◆ **What to work on**
Each record is to be given again without alteration.

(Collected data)
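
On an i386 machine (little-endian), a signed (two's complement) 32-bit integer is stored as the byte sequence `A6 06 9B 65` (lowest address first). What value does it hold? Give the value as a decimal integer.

Little-endian stores the least-significant byte at the lowest address.
Reassemble most-significant byte first: 65 9B 06 A6 → 0x659B06A6.
0x659B06A6 = 1704658598.

1704658598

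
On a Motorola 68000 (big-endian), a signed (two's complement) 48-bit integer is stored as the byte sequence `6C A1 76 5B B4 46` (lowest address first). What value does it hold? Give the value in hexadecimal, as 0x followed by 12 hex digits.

0x6CA1765BB446

Big-endian: lowest address holds the most-significant byte.
The bytes are already most-significant first: 0x6CA1765BB446.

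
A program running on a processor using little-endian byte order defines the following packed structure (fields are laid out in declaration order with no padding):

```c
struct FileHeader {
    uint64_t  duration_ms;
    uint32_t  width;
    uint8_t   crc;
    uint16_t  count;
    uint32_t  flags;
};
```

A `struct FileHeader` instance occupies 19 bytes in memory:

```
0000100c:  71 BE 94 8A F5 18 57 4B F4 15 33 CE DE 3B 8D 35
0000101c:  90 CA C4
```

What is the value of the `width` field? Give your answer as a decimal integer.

`width` follows `duration_ms` (8 bytes), so it starts at byte offset 8 and occupies 4 bytes.
Bytes at offsets 8..11: F4 15 33 CE.
Little-endian stores the least-significant byte at the lowest address.
Reassemble most-significant byte first: CE 33 15 F4 → 0xCE3315F4.
0xCE3315F4 = 3459454452.

3459454452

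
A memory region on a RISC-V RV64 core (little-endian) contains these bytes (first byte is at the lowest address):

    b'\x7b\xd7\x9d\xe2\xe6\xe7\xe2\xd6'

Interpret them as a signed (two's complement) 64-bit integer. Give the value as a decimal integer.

Little-endian: lowest address holds the least-significant byte.
Reassemble most-significant byte first: D6 E2 E7 E6 E2 9D D7 7B → 0xD6E2E7E6E29DD77B.
Top bit is set, so as a signed 64-bit value this is 0xD6E2E7E6E29DD77B − 2^64 = -2962550626025875589.

-2962550626025875589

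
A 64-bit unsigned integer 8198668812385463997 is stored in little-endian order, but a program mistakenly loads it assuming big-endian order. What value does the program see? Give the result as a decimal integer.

8198668812385463997 in 64-bit hexadecimal is 0x71C785D8B14F2EBD.
Stored little-endian, the bytes at ascending addresses are BD 2E 4F B1 D8 85 C7 71.
Read back as big-endian, the last byte is least significant, giving 0xBD2E4FB1D885C771.
0xBD2E4FB1D885C771 = 13631920747357521777.

13631920747357521777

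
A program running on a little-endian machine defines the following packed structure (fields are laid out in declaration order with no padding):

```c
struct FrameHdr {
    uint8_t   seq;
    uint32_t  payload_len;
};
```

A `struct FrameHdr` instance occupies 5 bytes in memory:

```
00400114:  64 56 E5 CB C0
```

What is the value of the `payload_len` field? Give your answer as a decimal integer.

3234587990

`payload_len` follows `seq` (1 byte), so it starts at byte offset 1 and occupies 4 bytes.
Bytes at offsets 1..4: 56 E5 CB C0.
In little-endian order the low byte comes first in memory.
Reassemble most-significant byte first: C0 CB E5 56 → 0xC0CBE556.
0xC0CBE556 = 3234587990.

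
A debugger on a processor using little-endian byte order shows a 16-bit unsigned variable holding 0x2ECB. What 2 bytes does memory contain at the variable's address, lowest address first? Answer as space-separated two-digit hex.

CB 2E

Split into bytes (most-significant first): 2E CB.
Little-endian: lowest address holds the least-significant byte.
So at ascending addresses the bytes are CB 2E.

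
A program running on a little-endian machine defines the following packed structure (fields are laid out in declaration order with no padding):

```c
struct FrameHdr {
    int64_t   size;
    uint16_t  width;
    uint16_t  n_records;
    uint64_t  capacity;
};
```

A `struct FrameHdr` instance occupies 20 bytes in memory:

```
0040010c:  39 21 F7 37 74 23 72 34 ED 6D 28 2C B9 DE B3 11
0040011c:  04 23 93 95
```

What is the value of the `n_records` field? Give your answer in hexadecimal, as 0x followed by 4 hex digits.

`n_records` follows `size` (8 B), `width` (2 B), so it starts at offset 8 + 2 = 10 and occupies 2 bytes.
Bytes at offsets 10..11: 28 2C.
In little-endian order the low byte comes first in memory.
Reassemble most-significant byte first: 2C 28 → 0x2C28.

0x2C28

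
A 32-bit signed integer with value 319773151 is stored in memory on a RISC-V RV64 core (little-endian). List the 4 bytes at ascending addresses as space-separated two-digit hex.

319773151 in hexadecimal, padded to 32 bits, is 0x130F59DF.
Split into bytes (most-significant first): 13 0F 59 DF.
Little-endian stores the least-significant byte at the lowest address.
So at ascending addresses the bytes are DF 59 0F 13.

DF 59 0F 13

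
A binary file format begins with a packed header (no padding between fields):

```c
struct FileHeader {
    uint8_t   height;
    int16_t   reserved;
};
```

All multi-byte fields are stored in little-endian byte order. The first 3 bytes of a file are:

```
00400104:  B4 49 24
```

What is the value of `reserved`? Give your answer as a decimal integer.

`reserved` follows `height` (1 byte), so it starts at byte offset 1 and occupies 2 bytes.
Bytes at offsets 1..2: 49 24.
In little-endian order the low byte comes first in memory.
Reassemble most-significant byte first: 24 49 → 0x2449.
0x2449 = 9289.

9289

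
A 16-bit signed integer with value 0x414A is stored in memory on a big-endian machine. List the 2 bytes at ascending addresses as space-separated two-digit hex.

Split into bytes (most-significant first): 41 4A.
In big-endian order the high byte comes first in memory.
So the memory order matches the most-significant-first order: 41 4A.

41 4A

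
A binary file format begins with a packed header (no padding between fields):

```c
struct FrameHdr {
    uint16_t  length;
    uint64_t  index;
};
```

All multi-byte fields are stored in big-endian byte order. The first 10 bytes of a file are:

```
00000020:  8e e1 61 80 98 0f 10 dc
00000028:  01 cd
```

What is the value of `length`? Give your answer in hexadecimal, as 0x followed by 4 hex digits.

`length` is the first field, at byte offset 0, occupying 2 bytes.
Bytes at offsets 0..1: 8E E1.
Big-endian: lowest address holds the most-significant byte.
The bytes are already most-significant first: 0x8EE1.

0x8EE1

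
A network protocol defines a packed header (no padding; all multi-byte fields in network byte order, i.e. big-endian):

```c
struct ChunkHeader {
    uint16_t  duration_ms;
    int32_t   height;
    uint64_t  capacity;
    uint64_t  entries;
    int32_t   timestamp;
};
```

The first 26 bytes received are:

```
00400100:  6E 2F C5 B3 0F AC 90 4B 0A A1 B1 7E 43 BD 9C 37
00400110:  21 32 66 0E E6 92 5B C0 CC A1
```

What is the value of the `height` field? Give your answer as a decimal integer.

`height` follows `duration_ms` (2 bytes), so it starts at byte offset 2 and occupies 4 bytes.
Bytes at offsets 2..5: C5 B3 0F AC.
In big-endian order the high byte comes first in memory.
The bytes are already most-significant first: 0xC5B30FAC.
Top bit is set, so as a signed 32-bit value this is 0xC5B30FAC − 2^32 = -978120788.

-978120788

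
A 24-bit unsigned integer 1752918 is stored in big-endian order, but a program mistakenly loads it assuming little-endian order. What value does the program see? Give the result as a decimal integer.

1752918 in 24-bit hexadecimal is 0x1ABF56.
Stored big-endian, the bytes at ascending addresses are 1A BF 56.
Read back as little-endian, the first byte is least significant, giving 0x56BF1A.
0x56BF1A = 5685018.

5685018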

◆ **Completed task**
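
On an i386 machine (little-endian), a signed (two's complement) 32-bit integer is stored as the byte sequence `A6 06 9B 65` (lowest address first). What value does it hold? Give the value as a decimal integer.

Little-endian stores the least-significant byte at the lowest address.
Reassemble most-significant byte first: 65 9B 06 A6 → 0x659B06A6.
0x659B06A6 = 1704658598.

1704658598

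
On a Motorola 68000 (big-endian), a signed (two's complement) 48-bit integer is stored as the byte sequence `6C A1 76 5B B4 46` (lowest address first). What value does it hold? Give the value in hexadecimal, as 0x followed by 12 hex digits.

0x6CA1765BB446

Big-endian: lowest address holds the most-significant byte.
The bytes are already most-significant first: 0x6CA1765BB446.

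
A program running on a processor using little-endian byte order defines the following packed structure (fields are laid out in declaration order with no padding):

```c
struct FileHeader {
    uint64_t  duration_ms;
    uint32_t  width;
    uint8_t   crc;
    uint16_t  count;
    uint32_t  flags;
};
```

A `struct FileHeader` instance occupies 19 bytes in memory:

```
0000100c:  71 BE 94 8A F5 18 57 4B F4 15 33 CE DE 3B 8D 35
0000101c:  90 CA C4
```

What is the value of the `width` field? Give your answer as a decimal integer.

`width` follows `duration_ms` (8 bytes), so it starts at byte offset 8 and occupies 4 bytes.
Bytes at offsets 8..11: F4 15 33 CE.
Little-endian stores the least-significant byte at the lowest address.
Reassemble most-significant byte first: CE 33 15 F4 → 0xCE3315F4.
0xCE3315F4 = 3459454452.

3459454452

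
A memory region on a RISC-V RV64 core (little-endian) contains these bytes (first byte is at the lowest address):

    b'\x7b\xd7\x9d\xe2\xe6\xe7\xe2\xd6'

Interpret them as a signed (two's complement) 64-bit integer. Give the value as a decimal integer.

Little-endian: lowest address holds the least-significant byte.
Reassemble most-significant byte first: D6 E2 E7 E6 E2 9D D7 7B → 0xD6E2E7E6E29DD77B.
Top bit is set, so as a signed 64-bit value this is 0xD6E2E7E6E29DD77B − 2^64 = -2962550626025875589.

-2962550626025875589

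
A 64-bit unsigned integer 8198668812385463997 is stored in little-endian order, but a program mistakenly loads it assuming big-endian order. What value does the program see? Give the result as a decimal integer.

8198668812385463997 in 64-bit hexadecimal is 0x71C785D8B14F2EBD.
Stored little-endian, the bytes at ascending addresses are BD 2E 4F B1 D8 85 C7 71.
Read back as big-endian, the last byte is least significant, giving 0xBD2E4FB1D885C771.
0xBD2E4FB1D885C771 = 13631920747357521777.

13631920747357521777

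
A program running on a little-endian machine defines the following packed structure (fields are laid out in declaration order with no padding):

```c
struct FrameHdr {
    uint8_t   seq;
    uint32_t  payload_len;
};
```

A `struct FrameHdr` instance occupies 5 bytes in memory:

```
00400114:  64 56 E5 CB C0
```

What is the value of the `payload_len` field? Give your answer as a decimal integer.

3234587990

`payload_len` follows `seq` (1 byte), so it starts at byte offset 1 and occupies 4 bytes.
Bytes at offsets 1..4: 56 E5 CB C0.
In little-endian order the low byte comes first in memory.
Reassemble most-significant byte first: C0 CB E5 56 → 0xC0CBE556.
0xC0CBE556 = 3234587990.

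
A debugger on a processor using little-endian byte order shows a 16-bit unsigned variable holding 0x2ECB. What 2 bytes does memory contain at the variable's address, lowest address first? Answer as space-separated two-digit hex.

CB 2E

Split into bytes (most-significant first): 2E CB.
Little-endian: lowest address holds the least-significant byte.
So at ascending addresses the bytes are CB 2E.

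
A program running on a little-endian machine defines the following packed structure (fields are laid out in declaration order with no padding):

```c
struct FrameHdr {
    int64_t   size;
    uint16_t  width;
    uint16_t  n_records;
    uint64_t  capacity;
};
```

A `struct FrameHdr` instance occupies 20 bytes in memory:

```
0040010c:  39 21 F7 37 74 23 72 34 ED 6D 28 2C B9 DE B3 11
0040011c:  04 23 93 95
```

What is the value of the `n_records` field? Give your answer in hexadecimal, as 0x followed by 4 hex digits.

`n_records` follows `size` (8 B), `width` (2 B), so it starts at offset 8 + 2 = 10 and occupies 2 bytes.
Bytes at offsets 10..11: 28 2C.
In little-endian order the low byte comes first in memory.
Reassemble most-significant byte first: 2C 28 → 0x2C28.

0x2C28

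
A 32-bit signed integer with value 319773151 is stored in memory on a RISC-V RV64 core (little-endian). List the 4 bytes at ascending addresses as space-separated two-digit hex.

319773151 in hexadecimal, padded to 32 bits, is 0x130F59DF.
Split into bytes (most-significant first): 13 0F 59 DF.
Little-endian stores the least-significant byte at the lowest address.
So at ascending addresses the bytes are DF 59 0F 13.

DF 59 0F 13

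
A binary file format begins with a packed header (no padding between fields):

```c
struct FileHeader {
    uint8_t   height;
    int16_t   reserved;
};
```

All multi-byte fields are stored in little-endian byte order. The first 3 bytes of a file are:

```
00400104:  B4 49 24
```

What is the value of `reserved`? Give your answer as a decimal integer.

`reserved` follows `height` (1 byte), so it starts at byte offset 1 and occupies 2 bytes.
Bytes at offsets 1..2: 49 24.
In little-endian order the low byte comes first in memory.
Reassemble most-significant byte first: 24 49 → 0x2449.
0x2449 = 9289.

9289

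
A 16-bit signed integer with value 0x414A is stored in memory on a big-endian machine. List the 2 bytes at ascending addresses as space-separated two-digit hex.

Split into bytes (most-significant first): 41 4A.
In big-endian order the high byte comes first in memory.
So the memory order matches the most-significant-first order: 41 4A.

41 4A

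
A binary file format begins with a packed header (no padding between fields):

```c
struct FrameHdr {
    uint16_t  length;
    uint64_t  index;
};
```

All multi-byte fields are stored in big-endian byte order. The first 10 bytes of a file are:

```
00000020:  8e e1 61 80 98 0f 10 dc
00000028:  01 cd
```

What is the value of `length`? Give your answer in hexadecimal, as 0x followed by 4 hex digits.

`length` is the first field, at byte offset 0, occupying 2 bytes.
Bytes at offsets 0..1: 8E E1.
Big-endian: lowest address holds the most-significant byte.
The bytes are already most-significant first: 0x8EE1.

0x8EE1

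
A network protocol defines a packed header (no padding; all multi-byte fields in network byte order, i.e. big-endian):

```c
struct ChunkHeader {
    uint16_t  duration_ms;
    int32_t   height;
    uint64_t  capacity;
    uint64_t  entries;
    int32_t   timestamp;
};
```

The first 26 bytes received are:

```
00400100:  6E 2F C5 B3 0F AC 90 4B 0A A1 B1 7E 43 BD 9C 37
00400110:  21 32 66 0E E6 92 5B C0 CC A1
```

What is the value of the `height` field? Give your answer as a decimal integer.

`height` follows `duration_ms` (2 bytes), so it starts at byte offset 2 and occupies 4 bytes.
Bytes at offsets 2..5: C5 B3 0F AC.
In big-endian order the high byte comes first in memory.
The bytes are already most-significant first: 0xC5B30FAC.
Top bit is set, so as a signed 32-bit value this is 0xC5B30FAC − 2^32 = -978120788.

-978120788

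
A 24-bit unsigned integer 1752918 is stored in big-endian order, but a program mistakenly loads it assuming little-endian order. What value does the program see? Give the result as a decimal integer.

1752918 in 24-bit hexadecimal is 0x1ABF56.
Stored big-endian, the bytes at ascending addresses are 1A BF 56.
Read back as little-endian, the first byte is least significant, giving 0x56BF1A.
0x56BF1A = 5685018.

5685018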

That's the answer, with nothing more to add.